Task description: Each record must be retyped word for word.

Supplied data:
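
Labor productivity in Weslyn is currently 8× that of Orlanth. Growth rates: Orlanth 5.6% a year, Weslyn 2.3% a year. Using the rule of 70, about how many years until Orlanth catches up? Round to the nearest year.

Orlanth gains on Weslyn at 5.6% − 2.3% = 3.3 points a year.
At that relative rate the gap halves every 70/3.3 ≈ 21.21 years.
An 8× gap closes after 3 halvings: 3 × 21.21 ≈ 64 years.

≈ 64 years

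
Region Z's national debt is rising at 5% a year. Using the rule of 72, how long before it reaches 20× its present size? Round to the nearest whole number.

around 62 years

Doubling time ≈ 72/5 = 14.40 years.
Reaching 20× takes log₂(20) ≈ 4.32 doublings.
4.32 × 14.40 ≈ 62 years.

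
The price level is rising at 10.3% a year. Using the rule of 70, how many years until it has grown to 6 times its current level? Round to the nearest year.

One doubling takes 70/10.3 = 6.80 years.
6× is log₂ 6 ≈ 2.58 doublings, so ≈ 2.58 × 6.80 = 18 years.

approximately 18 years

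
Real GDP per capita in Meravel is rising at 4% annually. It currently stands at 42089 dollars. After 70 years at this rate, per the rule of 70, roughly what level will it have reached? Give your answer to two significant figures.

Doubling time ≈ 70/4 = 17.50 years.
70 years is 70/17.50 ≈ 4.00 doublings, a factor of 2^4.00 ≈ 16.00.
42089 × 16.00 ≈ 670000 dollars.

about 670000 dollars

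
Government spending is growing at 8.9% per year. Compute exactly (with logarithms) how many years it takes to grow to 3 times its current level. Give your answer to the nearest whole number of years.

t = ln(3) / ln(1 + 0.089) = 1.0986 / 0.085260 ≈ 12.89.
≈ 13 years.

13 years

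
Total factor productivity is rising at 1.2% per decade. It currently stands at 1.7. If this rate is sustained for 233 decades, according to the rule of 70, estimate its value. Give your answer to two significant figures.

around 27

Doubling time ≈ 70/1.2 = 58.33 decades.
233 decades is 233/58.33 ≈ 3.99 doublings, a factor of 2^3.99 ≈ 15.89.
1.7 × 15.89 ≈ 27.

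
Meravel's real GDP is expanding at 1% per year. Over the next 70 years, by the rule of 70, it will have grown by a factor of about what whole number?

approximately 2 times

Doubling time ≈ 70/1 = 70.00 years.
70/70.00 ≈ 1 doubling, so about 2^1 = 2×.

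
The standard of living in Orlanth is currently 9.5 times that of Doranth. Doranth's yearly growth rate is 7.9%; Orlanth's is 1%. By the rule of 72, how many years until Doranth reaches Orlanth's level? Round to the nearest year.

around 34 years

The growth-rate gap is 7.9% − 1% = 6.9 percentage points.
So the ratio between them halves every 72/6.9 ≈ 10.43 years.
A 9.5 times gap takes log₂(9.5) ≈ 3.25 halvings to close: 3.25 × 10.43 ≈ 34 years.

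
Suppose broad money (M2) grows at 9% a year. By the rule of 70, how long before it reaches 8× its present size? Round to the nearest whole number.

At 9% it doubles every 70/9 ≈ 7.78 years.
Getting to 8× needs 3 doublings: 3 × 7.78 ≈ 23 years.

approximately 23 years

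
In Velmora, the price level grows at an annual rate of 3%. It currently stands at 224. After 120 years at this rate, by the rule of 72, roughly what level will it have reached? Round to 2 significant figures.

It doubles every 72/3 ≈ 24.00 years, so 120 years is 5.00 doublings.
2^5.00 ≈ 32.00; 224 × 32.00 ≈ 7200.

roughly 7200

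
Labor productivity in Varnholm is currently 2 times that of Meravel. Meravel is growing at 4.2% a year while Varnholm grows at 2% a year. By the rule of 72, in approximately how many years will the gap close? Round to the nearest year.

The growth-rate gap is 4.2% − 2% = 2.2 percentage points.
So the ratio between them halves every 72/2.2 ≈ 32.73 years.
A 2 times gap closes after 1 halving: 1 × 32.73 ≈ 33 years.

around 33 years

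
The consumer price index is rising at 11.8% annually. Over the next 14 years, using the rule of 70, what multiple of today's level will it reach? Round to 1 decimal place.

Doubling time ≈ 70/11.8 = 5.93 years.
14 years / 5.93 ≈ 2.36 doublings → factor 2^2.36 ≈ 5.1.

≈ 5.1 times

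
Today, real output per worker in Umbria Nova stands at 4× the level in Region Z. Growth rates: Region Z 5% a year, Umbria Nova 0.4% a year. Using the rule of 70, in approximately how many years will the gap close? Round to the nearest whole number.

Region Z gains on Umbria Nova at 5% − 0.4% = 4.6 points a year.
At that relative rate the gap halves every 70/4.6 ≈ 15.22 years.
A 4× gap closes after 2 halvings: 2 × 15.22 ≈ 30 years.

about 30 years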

Exercise output:
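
Labor productivity in Weslyn is currently 8× that of Orlanth. Growth rates: Orlanth 5.6% a year, Weslyn 2.3% a year. Using the rule of 70, about how many years until Orlanth catches up? Round to the nearest year.

Orlanth gains on Weslyn at 5.6% − 2.3% = 3.3 points a year.
At that relative rate the gap halves every 70/3.3 ≈ 21.21 years.
An 8× gap closes after 3 halvings: 3 × 21.21 ≈ 64 years.

≈ 64 years

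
Region Z's national debt is rising at 5% a year. Using the rule of 72, how long before it reaches 20× its present size? Round to the nearest whole number.

around 62 years

Doubling time ≈ 72/5 = 14.40 years.
Reaching 20× takes log₂(20) ≈ 4.32 doublings.
4.32 × 14.40 ≈ 62 years.

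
The price level is rising at 10.3% a year. Using the rule of 70, how many years until it has grown to 6 times its current level? Round to the nearest year.

One doubling takes 70/10.3 = 6.80 years.
6× is log₂ 6 ≈ 2.58 doublings, so ≈ 2.58 × 6.80 = 18 years.

approximately 18 years

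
Real GDP per capita in Meravel is rising at 4% annually. It currently stands at 42089 dollars. After 70 years at this rate, per the rule of 70, roughly what level will it have reached? Give your answer to two significant figures.

Doubling time ≈ 70/4 = 17.50 years.
70 years is 70/17.50 ≈ 4.00 doublings, a factor of 2^4.00 ≈ 16.00.
42089 × 16.00 ≈ 670000 dollars.

about 670000 dollars

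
Government spending is growing at 8.9% per year. Compute exactly (with logarithms) how many years it takes to grow to 3 times its current level. Give your answer to the nearest whole number of years.

t = ln(3) / ln(1 + 0.089) = 1.0986 / 0.085260 ≈ 12.89.
≈ 13 years.

13 years

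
Total factor productivity is rising at 1.2% per decade. It currently stands at 1.7. If this rate is sustained for 233 decades, according to the rule of 70, estimate its value. Give your answer to two significant figures.

around 27

Doubling time ≈ 70/1.2 = 58.33 decades.
233 decades is 233/58.33 ≈ 3.99 doublings, a factor of 2^3.99 ≈ 15.89.
1.7 × 15.89 ≈ 27.

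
Meravel's real GDP is expanding at 1% per year. Over the next 70 years, by the rule of 70, it will have grown by a factor of about what whole number?

approximately 2 times

Doubling time ≈ 70/1 = 70.00 years.
70/70.00 ≈ 1 doubling, so about 2^1 = 2×.

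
The standard of living in Orlanth is currently 9.5 times that of Doranth. Doranth's yearly growth rate is 7.9%; Orlanth's is 1%. By the rule of 72, how many years until Doranth reaches Orlanth's level? Round to the nearest year.

around 34 years

The growth-rate gap is 7.9% − 1% = 6.9 percentage points.
So the ratio between them halves every 72/6.9 ≈ 10.43 years.
A 9.5 times gap takes log₂(9.5) ≈ 3.25 halvings to close: 3.25 × 10.43 ≈ 34 years.

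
Suppose broad money (M2) grows at 9% a year. By the rule of 70, how long before it reaches 8× its present size? Round to the nearest whole number.

At 9% it doubles every 70/9 ≈ 7.78 years.
Getting to 8× needs 3 doublings: 3 × 7.78 ≈ 23 years.

approximately 23 years

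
In Velmora, the price level grows at an annual rate of 3%. It currently stands at 224. After 120 years at this rate, by the rule of 72, roughly what level will it have reached? Round to 2 significant figures.

It doubles every 72/3 ≈ 24.00 years, so 120 years is 5.00 doublings.
2^5.00 ≈ 32.00; 224 × 32.00 ≈ 7200.

roughly 7200

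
Labor productivity in Varnholm is currently 2 times that of Meravel. Meravel is growing at 4.2% a year while Varnholm grows at 2% a year. By the rule of 72, in approximately how many years will the gap close? Round to the nearest year.

The growth-rate gap is 4.2% − 2% = 2.2 percentage points.
So the ratio between them halves every 72/2.2 ≈ 32.73 years.
A 2 times gap closes after 1 halving: 1 × 32.73 ≈ 33 years.

around 33 years

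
The consumer price index is rising at 11.8% annually. Over the next 14 years, using the rule of 70, what multiple of today's level will it reach? Round to 1 decimal place.

Doubling time ≈ 70/11.8 = 5.93 years.
14 years / 5.93 ≈ 2.36 doublings → factor 2^2.36 ≈ 5.1.

≈ 5.1 times

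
Today, real output per worker in Umbria Nova stands at 4× the level in Region Z. Growth rates: Region Z 5% a year, Umbria Nova 0.4% a year. Using the rule of 70, in approximately how many years will the gap close? Round to the nearest whole number.

Region Z gains on Umbria Nova at 5% − 0.4% = 4.6 points a year.
At that relative rate the gap halves every 70/4.6 ≈ 15.22 years.
A 4× gap closes after 2 halvings: 2 × 15.22 ≈ 30 years.

about 30 years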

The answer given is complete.